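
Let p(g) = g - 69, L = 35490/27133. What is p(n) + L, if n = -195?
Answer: -7127622/27133 ≈ -262.69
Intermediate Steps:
L = 35490/27133 (L = 35490*(1/27133) = 35490/27133 ≈ 1.3080)
p(g) = -69 + g
p(n) + L = (-69 - 195) + 35490/27133 = -264 + 35490/27133 = -7127622/27133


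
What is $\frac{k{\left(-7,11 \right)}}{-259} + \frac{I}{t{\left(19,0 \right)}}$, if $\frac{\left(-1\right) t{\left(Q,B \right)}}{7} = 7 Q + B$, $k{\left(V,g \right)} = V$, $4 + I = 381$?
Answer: $- \frac{13018}{34447} \approx -0.37791$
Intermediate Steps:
$I = 377$ ($I = -4 + 381 = 377$)
$t{\left(Q,B \right)} = - 49 Q - 7 B$ ($t{\left(Q,B \right)} = - 7 \left(7 Q + B\right) = - 7 \left(B + 7 Q\right) = - 49 Q - 7 B$)
$\frac{k{\left(-7,11 \right)}}{-259} + \frac{I}{t{\left(19,0 \right)}} = - \frac{7}{-259} + \frac{377}{\left(-49\right) 19 - 0} = \left(-7\right) \left(- \frac{1}{259}\right) + \frac{377}{-931 + 0} = \frac{1}{37} + \frac{377}{-931} = \frac{1}{37} + 377 \left(- \frac{1}{931}\right) = \frac{1}{37} - \frac{377}{931} = - \frac{13018}{34447}$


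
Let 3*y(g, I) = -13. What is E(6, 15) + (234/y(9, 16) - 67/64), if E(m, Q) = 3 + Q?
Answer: -2371/64 ≈ -37.047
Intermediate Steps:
y(g, I) = -13/3 (y(g, I) = (⅓)*(-13) = -13/3)
E(6, 15) + (234/y(9, 16) - 67/64) = (3 + 15) + (234/(-13/3) - 67/64) = 18 + (234*(-3/13) - 67*1/64) = 18 + (-54 - 67/64) = 18 - 3523/64 = -2371/64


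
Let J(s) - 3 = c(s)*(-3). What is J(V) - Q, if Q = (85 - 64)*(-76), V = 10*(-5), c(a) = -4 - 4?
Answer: 1623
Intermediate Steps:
c(a) = -8
V = -50
J(s) = 27 (J(s) = 3 - 8*(-3) = 3 + 24 = 27)
Q = -1596 (Q = 21*(-76) = -1596)
J(V) - Q = 27 - 1*(-1596) = 27 + 1596 = 1623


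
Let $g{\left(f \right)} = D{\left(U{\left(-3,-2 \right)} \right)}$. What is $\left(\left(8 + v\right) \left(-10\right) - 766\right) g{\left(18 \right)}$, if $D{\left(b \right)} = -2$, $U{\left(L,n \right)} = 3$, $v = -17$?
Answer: $1352$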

-------

* Your objective:
Output exactly the line containing "Let J(s) - 3" together with every line after it, ending at the final line of the entries.

* Answer to this task:
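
Let J(s) - 3 = c(s)*(-3). What is J(V) - Q, if Q = (85 - 64)*(-76), V = 10*(-5), c(a) = -4 - 4?
Answer: 1623
Intermediate Steps:
c(a) = -8
V = -50
J(s) = 27 (J(s) = 3 - 8*(-3) = 3 + 24 = 27)
Q = -1596 (Q = 21*(-76) = -1596)
J(V) - Q = 27 - 1*(-1596) = 27 + 1596 = 1623


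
Let $g{\left(f \right)} = D{\left(U{\left(-3,-2 \right)} \right)}$. What is $\left(\left(8 + v\right) \left(-10\right) - 766\right) g{\left(18 \right)}$, if $D{\left(b \right)} = -2$, $U{\left(L,n \right)} = 3$, $v = -17$?
Answer: $1352$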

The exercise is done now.